WORK TASK:
Transcribe the stretch of entries below from the line with "Hours worked |" through the line with "3.7% | 2.5% | -0.2% |", exactly and with both ends included; leave out all other lines.

--

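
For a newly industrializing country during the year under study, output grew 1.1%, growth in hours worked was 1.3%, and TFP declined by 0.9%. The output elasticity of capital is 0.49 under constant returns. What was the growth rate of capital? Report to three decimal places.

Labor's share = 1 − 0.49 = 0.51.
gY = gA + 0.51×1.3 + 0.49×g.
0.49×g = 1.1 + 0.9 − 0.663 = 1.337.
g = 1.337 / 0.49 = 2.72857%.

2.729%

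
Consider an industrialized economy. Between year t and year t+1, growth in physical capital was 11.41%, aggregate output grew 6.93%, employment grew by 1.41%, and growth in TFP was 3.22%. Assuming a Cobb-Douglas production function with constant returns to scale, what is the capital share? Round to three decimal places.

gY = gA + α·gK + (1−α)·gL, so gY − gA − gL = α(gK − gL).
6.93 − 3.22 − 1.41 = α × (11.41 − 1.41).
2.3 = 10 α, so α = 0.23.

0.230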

--

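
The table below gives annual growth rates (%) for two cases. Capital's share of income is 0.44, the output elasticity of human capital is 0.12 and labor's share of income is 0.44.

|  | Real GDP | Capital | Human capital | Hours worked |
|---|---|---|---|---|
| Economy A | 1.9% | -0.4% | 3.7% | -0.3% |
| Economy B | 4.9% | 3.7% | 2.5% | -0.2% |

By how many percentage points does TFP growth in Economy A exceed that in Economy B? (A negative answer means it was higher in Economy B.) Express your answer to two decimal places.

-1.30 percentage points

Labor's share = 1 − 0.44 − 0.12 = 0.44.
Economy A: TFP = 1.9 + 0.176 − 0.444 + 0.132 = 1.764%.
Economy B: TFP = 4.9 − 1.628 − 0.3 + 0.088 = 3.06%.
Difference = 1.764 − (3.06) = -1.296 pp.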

--

RESULT:
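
|  | Real GDP | Capital | Human capital | Hours worked |
|---|---|---|---|---|
| Economy A | 1.9% | -0.4% | 3.7% | -0.3% |
| Economy B | 4.9% | 3.7% | 2.5% | -0.2% |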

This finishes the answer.